The entries that follow need to be returned without any alteration.

____

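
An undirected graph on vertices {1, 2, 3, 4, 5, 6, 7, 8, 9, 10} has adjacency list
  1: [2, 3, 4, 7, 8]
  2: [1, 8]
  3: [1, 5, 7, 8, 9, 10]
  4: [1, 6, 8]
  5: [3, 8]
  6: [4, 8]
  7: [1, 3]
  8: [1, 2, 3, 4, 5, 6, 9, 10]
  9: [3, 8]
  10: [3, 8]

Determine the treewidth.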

____

• _Response to this task_
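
An undirected graph on vertices {1, 2, 3, 4, 5, 6, 7, 8, 9, 10} has adjacency list
  1: [2, 3, 4, 7, 8]
  2: [1, 8]
  3: [1, 5, 7, 8, 9, 10]
  4: [1, 6, 8]
  5: [3, 8]
  6: [4, 8]
  7: [1, 3]
  8: [1, 2, 3, 4, 5, 6, 9, 10]
  9: [3, 8]
  10: [3, 8]

Determine the treewidth.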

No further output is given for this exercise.